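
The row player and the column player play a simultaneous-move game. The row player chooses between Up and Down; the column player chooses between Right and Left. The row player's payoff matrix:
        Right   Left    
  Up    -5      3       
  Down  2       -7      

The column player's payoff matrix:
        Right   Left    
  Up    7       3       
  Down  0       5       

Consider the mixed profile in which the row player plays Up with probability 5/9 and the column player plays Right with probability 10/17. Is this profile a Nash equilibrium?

Yes

Check the column player's indifference given the row player's mix p = 5/9:
  payoff from Right = 35/9; payoff from Left = 35/9 — equal.
Check the row player's indifference given the column player's mix q = 10/17:
  payoff from Up = -29/17; payoff from Down = -29/17 — equal.
Both players are indifferent, so neither can profitably deviate.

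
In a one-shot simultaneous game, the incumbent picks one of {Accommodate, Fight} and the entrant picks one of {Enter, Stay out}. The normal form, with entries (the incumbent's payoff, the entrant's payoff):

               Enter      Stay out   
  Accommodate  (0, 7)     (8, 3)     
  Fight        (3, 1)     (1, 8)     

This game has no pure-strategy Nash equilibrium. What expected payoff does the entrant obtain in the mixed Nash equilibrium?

The entrant's indifference between Enter and Stay out determines the incumbent's mixing probability p:
  the entrant's expected payoff from Enter: p·7 + (1−p)·1 = 6p + 1
  the entrant's expected payoff from Stay out: p·3 + (1−p)·8 = -5p + 8
  6p + 1 = -5p + 8  ⇒  11p = 7  ⇒  p = 7/11.
At equilibrium the entrant is indifferent across columns, so the entrant's payoff equals the payoff from Enter: (7/11)·7 + (4/11)·1 = 53/11.

53/11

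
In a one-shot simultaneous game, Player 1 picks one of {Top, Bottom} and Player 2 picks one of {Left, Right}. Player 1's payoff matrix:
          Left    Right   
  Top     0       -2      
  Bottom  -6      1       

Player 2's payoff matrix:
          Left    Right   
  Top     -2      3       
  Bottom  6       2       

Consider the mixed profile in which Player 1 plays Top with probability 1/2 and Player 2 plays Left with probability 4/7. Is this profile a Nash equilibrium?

Given Player 1's mix p = 1/2, Player 2's payoff from Left is 2 but from Right is 5/2. Player 2 strictly prefers Right, so Player 2 would not mix.
So the proposed profile is not a Nash equilibrium.

No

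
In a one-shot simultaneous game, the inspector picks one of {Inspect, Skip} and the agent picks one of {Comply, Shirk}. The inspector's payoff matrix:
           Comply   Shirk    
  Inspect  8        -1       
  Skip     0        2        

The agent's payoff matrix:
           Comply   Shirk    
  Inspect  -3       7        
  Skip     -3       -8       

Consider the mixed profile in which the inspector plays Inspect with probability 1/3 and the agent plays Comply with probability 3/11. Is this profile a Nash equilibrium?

Check the agent's indifference given the inspector's mix p = 1/3:
  payoff from Comply = -3; payoff from Shirk = -3 — equal.
Check the inspector's indifference given the agent's mix q = 3/11:
  payoff from Inspect = 16/11; payoff from Skip = 16/11 — equal.
Both players are indifferent, so neither can profitably deviate.

Yes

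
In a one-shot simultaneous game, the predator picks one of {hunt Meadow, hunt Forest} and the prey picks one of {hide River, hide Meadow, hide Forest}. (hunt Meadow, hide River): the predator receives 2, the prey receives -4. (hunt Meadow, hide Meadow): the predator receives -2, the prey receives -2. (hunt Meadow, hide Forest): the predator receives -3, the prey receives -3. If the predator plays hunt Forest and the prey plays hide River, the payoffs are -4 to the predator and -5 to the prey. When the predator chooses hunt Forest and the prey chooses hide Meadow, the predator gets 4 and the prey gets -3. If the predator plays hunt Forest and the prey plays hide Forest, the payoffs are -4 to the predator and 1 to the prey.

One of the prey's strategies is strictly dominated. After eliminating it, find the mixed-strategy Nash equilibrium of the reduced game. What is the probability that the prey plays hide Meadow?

q = 1/7

The prey's strategy hide River is strictly dominated by hide Meadow: -2 > -4 and -3 > -5. Eliminate hide River.
Set the predator's expected payoff from hunt Meadow equal to that from hunt Forest:
  the predator's payoff to hunt Meadow: q·(-2) + (1−q)·(-3) = q - 3
  the predator's payoff to hunt Forest: q·4 + (1−q)·(-4) = 8q - 4
  q - 3 = 8q - 4  ⇒  -7q = -1  ⇒  q = 1/7.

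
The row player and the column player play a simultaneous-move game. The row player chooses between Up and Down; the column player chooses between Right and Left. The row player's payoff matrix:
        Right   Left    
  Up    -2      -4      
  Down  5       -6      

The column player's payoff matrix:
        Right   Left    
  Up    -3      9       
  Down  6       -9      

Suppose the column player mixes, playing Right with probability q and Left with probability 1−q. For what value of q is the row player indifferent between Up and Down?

For the row player to be willing to mix, the row player must be indifferent between Up and Down, which pins down the column player's mix.
  the row player's payoff from Up: q·(-2) + (1−q)·(-4) = 2q - 4
  the row player's payoff from Down: q·5 + (1−q)·(-6) = 11q - 6
  2q - 4 = 11q - 6  ⇒  -9q = -2  ⇒  q = 2/9.

q = 2/9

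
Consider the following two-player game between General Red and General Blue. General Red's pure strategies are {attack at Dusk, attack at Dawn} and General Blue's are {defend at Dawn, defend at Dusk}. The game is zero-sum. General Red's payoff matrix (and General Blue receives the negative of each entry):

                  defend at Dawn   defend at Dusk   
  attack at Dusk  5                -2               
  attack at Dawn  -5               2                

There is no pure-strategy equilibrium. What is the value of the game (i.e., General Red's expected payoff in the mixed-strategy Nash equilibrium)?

v = 0

General Red's indifference between attack at Dusk and attack at Dawn determines General Blue's mixing probability q:
  General Red's payoff to attack at Dusk: q·5 + (1−q)·(-2) = 7q - 2
  General Red's payoff to attack at Dawn: q·(-5) + (1−q)·2 = -7q + 2
  7q - 2 = -7q + 2  ⇒  14q = 4  ⇒  q = 2/7.
The value is General Red's expected payoff against this mix (using attack at Dusk): (2/7)·5 + (5/7)·(-2) = 0.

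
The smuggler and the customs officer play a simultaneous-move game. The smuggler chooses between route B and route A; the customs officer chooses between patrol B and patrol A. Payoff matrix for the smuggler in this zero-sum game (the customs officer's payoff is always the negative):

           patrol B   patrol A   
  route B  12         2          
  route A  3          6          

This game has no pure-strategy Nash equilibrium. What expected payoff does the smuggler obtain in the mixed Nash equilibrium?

66/13

The smuggler's indifference between route B and route A determines the customs officer's mixing probability q:
  the smuggler's expected payoff from route B: q·12 + (1−q)·2 = 10q + 2
  the smuggler's expected payoff from route A: q·3 + (1−q)·6 = -3q + 6
  10q + 2 = -3q + 6  ⇒  13q = 4  ⇒  q = 4/13.
At equilibrium the smuggler is indifferent across rows, so the smuggler's payoff equals the payoff from route B: (4/13)·12 + (9/13)·2 = 66/13.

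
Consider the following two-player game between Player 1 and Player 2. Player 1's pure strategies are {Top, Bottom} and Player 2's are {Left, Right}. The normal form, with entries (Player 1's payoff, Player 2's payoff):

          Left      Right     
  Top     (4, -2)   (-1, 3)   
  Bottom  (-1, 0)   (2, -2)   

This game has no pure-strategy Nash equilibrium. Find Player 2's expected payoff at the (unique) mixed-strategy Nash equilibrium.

Set Player 2's expected payoff from Left equal to that from Right:
  Player 2's payoff from Left: p·(-2) + (1−p)·0 = -2p
  Player 2's payoff from Right: p·3 + (1−p)·(-2) = 5p - 2
  -2p = 5p - 2  ⇒  -7p = -2  ⇒  p = 2/7.
At equilibrium Player 2 is indifferent across columns, so Player 2's payoff equals the payoff from Left: (2/7)·(-2) + (5/7)·0 = -4/7.

-4/7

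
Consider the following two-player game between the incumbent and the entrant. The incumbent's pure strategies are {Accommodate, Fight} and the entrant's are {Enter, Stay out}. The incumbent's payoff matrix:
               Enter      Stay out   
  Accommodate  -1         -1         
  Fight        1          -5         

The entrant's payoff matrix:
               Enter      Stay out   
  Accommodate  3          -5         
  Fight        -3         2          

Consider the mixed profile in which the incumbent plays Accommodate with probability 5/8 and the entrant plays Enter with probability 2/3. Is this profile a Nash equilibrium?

No

Given the incumbent's mix p = 5/8, the entrant's payoff from Enter is 3/4 but from Stay out is -19/8. The entrant strictly prefers Enter, so the entrant would not mix.
So the proposed profile is not a Nash equilibrium.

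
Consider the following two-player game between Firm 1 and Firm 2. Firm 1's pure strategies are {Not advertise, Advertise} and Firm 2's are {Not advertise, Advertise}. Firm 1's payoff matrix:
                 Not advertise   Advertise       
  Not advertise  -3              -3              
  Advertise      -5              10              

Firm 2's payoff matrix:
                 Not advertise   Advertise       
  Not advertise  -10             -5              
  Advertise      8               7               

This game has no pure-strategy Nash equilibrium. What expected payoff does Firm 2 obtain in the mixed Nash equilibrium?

Firm 1's mix must leave Firm 2 indifferent between Not advertise and Advertise.
  Firm 2's expected payoff from Not advertise: p·(-10) + (1−p)·8 = -18p + 8
  Firm 2's expected payoff from Advertise: p·(-5) + (1−p)·7 = -12p + 7
  -18p + 8 = -12p + 7  ⇒  -6p = -1  ⇒  p = 1/6.
At equilibrium Firm 2 is indifferent across columns, so Firm 2's payoff equals the payoff from Not advertise: (1/6)·(-10) + (5/6)·8 = 5.

5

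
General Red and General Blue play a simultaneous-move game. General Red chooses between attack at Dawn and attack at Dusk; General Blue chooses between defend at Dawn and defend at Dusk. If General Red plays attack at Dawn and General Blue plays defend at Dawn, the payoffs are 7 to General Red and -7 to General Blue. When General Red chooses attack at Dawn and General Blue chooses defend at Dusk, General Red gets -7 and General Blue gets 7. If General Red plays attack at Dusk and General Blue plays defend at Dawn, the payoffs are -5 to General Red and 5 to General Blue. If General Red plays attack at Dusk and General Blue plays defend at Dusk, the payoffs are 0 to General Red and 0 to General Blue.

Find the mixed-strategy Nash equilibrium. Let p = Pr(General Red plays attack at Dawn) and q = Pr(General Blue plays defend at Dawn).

p = 5/19, q = 7/19

General Blue's indifference between defend at Dawn and defend at Dusk determines General Red's mixing probability p:
  General Blue's expected payoff from defend at Dawn: p·(-7) + (1−p)·5 = -12p + 5
  General Blue's expected payoff from defend at Dusk: p·7 + (1−p)·0 = 7p
  -12p + 5 = 7p  ⇒  -19p = -5  ⇒  p = 5/19.
For General Red to be willing to mix, General Red must be indifferent between attack at Dawn and attack at Dusk, which pins down General Blue's mix.
  General Red's expected payoff from attack at Dawn: q·7 + (1−q)·(-7) = 14q - 7
  General Red's expected payoff from attack at Dusk: q·(-5) + (1−q)·0 = -5q
  14q - 7 = -5q  ⇒  19q = 7  ⇒  q = 7/19.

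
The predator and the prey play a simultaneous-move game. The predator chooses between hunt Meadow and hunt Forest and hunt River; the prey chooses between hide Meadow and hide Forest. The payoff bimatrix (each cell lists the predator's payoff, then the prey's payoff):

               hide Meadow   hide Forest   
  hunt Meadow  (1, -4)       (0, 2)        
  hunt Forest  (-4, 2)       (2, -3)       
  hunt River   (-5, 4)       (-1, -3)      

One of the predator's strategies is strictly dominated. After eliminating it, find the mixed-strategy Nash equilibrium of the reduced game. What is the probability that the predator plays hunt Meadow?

The predator's strategy hunt River is strictly dominated by hunt Forest: -4 > -5 and 2 > -1. Eliminate hunt River.
The predator's mix must leave the prey indifferent between hide Meadow and hide Forest.
  the prey's expected payoff from hide Meadow: p·(-4) + (1−p)·2 = -6p + 2
  the prey's expected payoff from hide Forest: p·2 + (1−p)·(-3) = 5p - 3
  -6p + 2 = 5p - 3  ⇒  -11p = -5  ⇒  p = 5/11.

p = 5/11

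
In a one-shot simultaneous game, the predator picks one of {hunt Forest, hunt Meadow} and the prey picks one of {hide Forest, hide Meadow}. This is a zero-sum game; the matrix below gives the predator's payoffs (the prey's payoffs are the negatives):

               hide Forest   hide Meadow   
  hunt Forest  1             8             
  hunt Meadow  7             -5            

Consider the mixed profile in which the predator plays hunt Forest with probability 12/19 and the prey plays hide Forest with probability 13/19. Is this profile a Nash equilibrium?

Check the prey's indifference given the predator's mix p = 12/19:
  payoff from hide Forest = -61/19; payoff from hide Meadow = -61/19 — equal.
Check the predator's indifference given the prey's mix q = 13/19:
  payoff from hunt Forest = 61/19; payoff from hunt Meadow = 61/19 — equal.
Both players are indifferent, so neither can profitably deviate.

Yes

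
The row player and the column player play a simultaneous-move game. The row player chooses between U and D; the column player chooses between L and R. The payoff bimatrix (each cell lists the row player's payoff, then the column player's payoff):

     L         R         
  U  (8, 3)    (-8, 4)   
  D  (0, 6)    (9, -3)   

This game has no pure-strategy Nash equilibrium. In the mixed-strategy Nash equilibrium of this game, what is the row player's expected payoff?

72/25

For the row player to be willing to mix, the row player must be indifferent between U and D, which pins down the column player's mix.
  the row player's expected payoff from U: q·8 + (1−q)·(-8) = 16q - 8
  the row player's expected payoff from D: q·0 + (1−q)·9 = -9q + 9
  16q - 8 = -9q + 9  ⇒  25q = 17  ⇒  q = 17/25.
At equilibrium the row player is indifferent across rows, so the row player's payoff equals the payoff from U: (17/25)·8 + (8/25)·(-8) = 72/25.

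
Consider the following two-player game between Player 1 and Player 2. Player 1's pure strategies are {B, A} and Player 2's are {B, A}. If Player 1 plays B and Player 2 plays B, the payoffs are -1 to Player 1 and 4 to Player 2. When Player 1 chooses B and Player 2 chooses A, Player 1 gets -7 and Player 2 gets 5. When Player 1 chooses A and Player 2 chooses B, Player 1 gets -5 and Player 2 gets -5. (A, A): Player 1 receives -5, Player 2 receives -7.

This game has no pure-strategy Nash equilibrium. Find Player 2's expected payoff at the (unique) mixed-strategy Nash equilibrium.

1

In a mixed equilibrium Player 2 is indifferent between B and A; this condition fixes p.
  Player 2's payoff from B: p·4 + (1−p)·(-5) = 9p - 5
  Player 2's payoff from A: p·5 + (1−p)·(-7) = 12p - 7
  9p - 5 = 12p - 7  ⇒  -3p = -2  ⇒  p = 2/3.
At equilibrium Player 2 is indifferent across columns, so Player 2's payoff equals the payoff from B: (2/3)·4 + (1/3)·(-5) = 1.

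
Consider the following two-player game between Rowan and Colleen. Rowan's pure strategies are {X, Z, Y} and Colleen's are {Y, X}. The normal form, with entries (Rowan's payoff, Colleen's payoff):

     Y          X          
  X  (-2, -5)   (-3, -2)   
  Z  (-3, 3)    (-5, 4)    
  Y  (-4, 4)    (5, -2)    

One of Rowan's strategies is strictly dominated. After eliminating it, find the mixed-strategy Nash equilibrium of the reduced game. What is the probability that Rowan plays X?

p = 2/3

Rowan's strategy Z is strictly dominated by X: -2 > -3 and -3 > -5. Eliminate Z.
Rowan's mix must leave Colleen indifferent between Y and X.
  Colleen's payoff from Y: p·(-5) + (1−p)·4 = -9p + 4
  Colleen's payoff from X: p·(-2) + (1−p)·(-2) = -2
  -9p + 4 = -2  ⇒  -9p = -6  ⇒  p = 2/3.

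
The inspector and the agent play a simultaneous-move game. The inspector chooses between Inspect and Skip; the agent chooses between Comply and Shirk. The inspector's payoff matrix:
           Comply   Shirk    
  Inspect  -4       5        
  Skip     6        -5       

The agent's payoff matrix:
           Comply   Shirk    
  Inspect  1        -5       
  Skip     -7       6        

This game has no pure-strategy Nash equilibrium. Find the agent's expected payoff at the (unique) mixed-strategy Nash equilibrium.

Set the agent's expected payoff from Comply equal to that from Shirk:
  the agent's payoff from Comply: p·1 + (1−p)·(-7) = 8p - 7
  the agent's payoff from Shirk: p·(-5) + (1−p)·6 = -11p + 6
  8p - 7 = -11p + 6  ⇒  19p = 13  ⇒  p = 13/19.
At equilibrium the agent is indifferent across columns, so the agent's payoff equals the payoff from Comply: (13/19)·1 + (6/19)·(-7) = -29/19.

-29/19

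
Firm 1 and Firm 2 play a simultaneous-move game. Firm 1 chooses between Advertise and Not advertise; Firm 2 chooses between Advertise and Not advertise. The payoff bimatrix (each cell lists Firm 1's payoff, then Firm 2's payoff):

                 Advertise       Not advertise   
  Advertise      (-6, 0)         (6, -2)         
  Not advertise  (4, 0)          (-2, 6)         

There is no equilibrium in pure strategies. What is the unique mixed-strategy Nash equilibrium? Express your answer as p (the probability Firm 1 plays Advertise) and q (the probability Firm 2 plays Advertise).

p = 3/4, q = 4/9

Set Firm 2's expected payoff from Advertise equal to that from Not advertise:
  Firm 2's payoff from Advertise: p·0 + (1−p)·0 = 0
  Firm 2's payoff from Not advertise: p·(-2) + (1−p)·6 = -8p + 6
  0 = -8p + 6  ⇒  8p = 6  ⇒  p = 3/4.
Firm 1's indifference between Advertise and Not advertise determines Firm 2's mixing probability q:
  Firm 1's payoff to Advertise: q·(-6) + (1−q)·6 = -12q + 6
  Firm 1's payoff to Not advertise: q·4 + (1−q)·(-2) = 6q - 2
  -12q + 6 = 6q - 2  ⇒  -18q = -8  ⇒  q = 4/9.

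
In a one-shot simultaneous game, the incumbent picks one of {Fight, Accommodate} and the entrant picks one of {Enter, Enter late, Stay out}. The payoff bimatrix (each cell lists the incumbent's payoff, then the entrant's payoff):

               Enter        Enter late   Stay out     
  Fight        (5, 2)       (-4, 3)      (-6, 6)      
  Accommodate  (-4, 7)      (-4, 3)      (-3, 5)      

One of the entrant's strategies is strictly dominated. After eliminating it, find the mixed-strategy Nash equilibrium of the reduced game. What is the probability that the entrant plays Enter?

The entrant's strategy Enter late is strictly dominated by Stay out: 6 > 3 and 5 > 3. Eliminate Enter late.
The entrant's mix must leave the incumbent indifferent between Fight and Accommodate.
  the incumbent's expected payoff from Fight: q·5 + (1−q)·(-6) = 11q - 6
  the incumbent's expected payoff from Accommodate: q·(-4) + (1−q)·(-3) = -q - 3
  11q - 6 = -q - 3  ⇒  12q = 3  ⇒  q = 1/4.

q = 1/4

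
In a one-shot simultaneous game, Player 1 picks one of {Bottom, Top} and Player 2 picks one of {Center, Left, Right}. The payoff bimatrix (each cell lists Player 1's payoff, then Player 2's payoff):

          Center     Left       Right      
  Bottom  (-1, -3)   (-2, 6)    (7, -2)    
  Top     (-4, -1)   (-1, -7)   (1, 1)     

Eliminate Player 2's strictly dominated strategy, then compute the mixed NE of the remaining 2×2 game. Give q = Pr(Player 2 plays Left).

q = 6/7

Player 2's strategy Center is strictly dominated by Right: -2 > -3 and 1 > -1. Eliminate Center.
For Player 1 to be willing to mix, Player 1 must be indifferent between Bottom and Top, which pins down Player 2's mix.
  Player 1's payoff from Bottom: q·(-2) + (1−q)·7 = -9q + 7
  Player 1's payoff from Top: q·(-1) + (1−q)·1 = -2q + 1
  -9q + 7 = -2q + 1  ⇒  -7q = -6  ⇒  q = 6/7.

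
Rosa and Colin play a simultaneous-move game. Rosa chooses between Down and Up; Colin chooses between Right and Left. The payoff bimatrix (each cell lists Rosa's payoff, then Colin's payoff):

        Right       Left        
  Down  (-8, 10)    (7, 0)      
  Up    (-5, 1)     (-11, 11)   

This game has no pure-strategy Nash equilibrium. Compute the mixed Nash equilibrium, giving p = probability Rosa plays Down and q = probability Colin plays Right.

p = 1/2, q = 6/7

Rosa's mix must leave Colin indifferent between Right and Left.
  Colin's payoff to Right: p·10 + (1−p)·1 = 9p + 1
  Colin's payoff to Left: p·0 + (1−p)·11 = -11p + 11
  9p + 1 = -11p + 11  ⇒  20p = 10  ⇒  p = 1/2.
Rosa's indifference between Down and Up determines Colin's mixing probability q:
  Rosa's expected payoff from Down: q·(-8) + (1−q)·7 = -15q + 7
  Rosa's expected payoff from Up: q·(-5) + (1−q)·(-11) = 6q - 11
  -15q + 7 = 6q - 11  ⇒  -21q = -18  ⇒  q = 6/7.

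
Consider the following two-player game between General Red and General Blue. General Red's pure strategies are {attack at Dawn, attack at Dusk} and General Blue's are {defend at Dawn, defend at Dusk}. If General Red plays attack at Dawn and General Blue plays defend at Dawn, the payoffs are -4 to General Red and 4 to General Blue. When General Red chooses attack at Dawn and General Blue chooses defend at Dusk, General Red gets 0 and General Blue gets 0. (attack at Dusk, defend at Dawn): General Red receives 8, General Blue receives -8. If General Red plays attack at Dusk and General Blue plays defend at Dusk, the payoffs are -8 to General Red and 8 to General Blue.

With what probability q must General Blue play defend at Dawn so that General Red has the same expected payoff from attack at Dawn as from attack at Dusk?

q = 2/5

General Blue's mix must leave General Red indifferent between attack at Dawn and attack at Dusk.
  General Red's expected payoff from attack at Dawn: q·(-4) + (1−q)·0 = -4q
  General Red's expected payoff from attack at Dusk: q·8 + (1−q)·(-8) = 16q - 8
  -4q = 16q - 8  ⇒  -20q = -8  ⇒  q = 2/5.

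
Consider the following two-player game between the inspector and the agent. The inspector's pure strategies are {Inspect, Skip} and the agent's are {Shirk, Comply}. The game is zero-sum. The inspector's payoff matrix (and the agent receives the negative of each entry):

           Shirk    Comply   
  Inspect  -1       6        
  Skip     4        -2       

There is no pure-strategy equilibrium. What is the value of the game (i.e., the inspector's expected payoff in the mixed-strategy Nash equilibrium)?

Set the inspector's expected payoff from Inspect equal to that from Skip:
  the inspector's payoff to Inspect: q·(-1) + (1−q)·6 = -7q + 6
  the inspector's payoff to Skip: q·4 + (1−q)·(-2) = 6q - 2
  -7q + 6 = 6q - 2  ⇒  -13q = -8  ⇒  q = 8/13.
The value is the inspector's expected payoff against this mix (using Inspect): (8/13)·(-1) + (5/13)·6 = 22/13.

v = 22/13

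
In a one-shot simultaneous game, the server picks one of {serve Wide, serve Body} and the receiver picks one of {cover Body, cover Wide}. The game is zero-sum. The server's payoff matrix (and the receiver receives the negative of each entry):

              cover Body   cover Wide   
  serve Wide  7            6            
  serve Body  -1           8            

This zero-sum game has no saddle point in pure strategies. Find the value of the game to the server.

v = 31/5

For the server to be willing to mix, the server must be indifferent between serve Wide and serve Body, which pins down the receiver's mix.
  the server's payoff from serve Wide: q·7 + (1−q)·6 = q + 6
  the server's payoff from serve Body: q·(-1) + (1−q)·8 = -9q + 8
  q + 6 = -9q + 8  ⇒  10q = 2  ⇒  q = 1/5.
The value is the server's expected payoff against this mix (using serve Wide): (1/5)·7 + (4/5)·6 = 31/5.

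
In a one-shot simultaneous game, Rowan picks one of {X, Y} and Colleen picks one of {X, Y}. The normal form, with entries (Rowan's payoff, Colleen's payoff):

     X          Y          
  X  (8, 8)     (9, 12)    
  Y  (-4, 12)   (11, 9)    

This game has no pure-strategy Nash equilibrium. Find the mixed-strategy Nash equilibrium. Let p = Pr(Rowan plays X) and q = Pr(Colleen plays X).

p = 3/7, q = 1/7

In a mixed equilibrium Colleen is indifferent between X and Y; this condition fixes p.
  Colleen's payoff to X: p·8 + (1−p)·12 = -4p + 12
  Colleen's payoff to Y: p·12 + (1−p)·9 = 3p + 9
  -4p + 12 = 3p + 9  ⇒  -7p = -3  ⇒  p = 3/7.
Colleen's mix must leave Rowan indifferent between X and Y.
  Rowan's payoff from X: q·8 + (1−q)·9 = -q + 9
  Rowan's payoff from Y: q·(-4) + (1−q)·11 = -15q + 11
  -q + 9 = -15q + 11  ⇒  14q = 2  ⇒  q = 1/7.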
○ ○ ○
Go over the listing above and return each line with "form".

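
In a one-shot simultaneous game, the incumbent picks one of {Accommodate, Fight} and the entrant picks one of {Enter, Stay out}. The normal form, with entries (the incumbent's payoff, the entrant's payoff):
Consider the following two-player game between Player 1 and Player 2. Player 1's pure strategies are {Top, Bottom} and Player 2's are {Left, Right}. The normal form, with entries (Player 1's payoff, Player 2's payoff):
Consider the following two-player game between Rowan and Colleen. Rowan's pure strategies are {X, Z, Y} and Colleen's are {Y, X}. The normal form, with entries (Rowan's payoff, Colleen's payoff):
In a one-shot simultaneous game, Rowan picks one of {X, Y} and Colleen picks one of {X, Y}. The normal form, with entries (Rowan's payoff, Colleen's payoff):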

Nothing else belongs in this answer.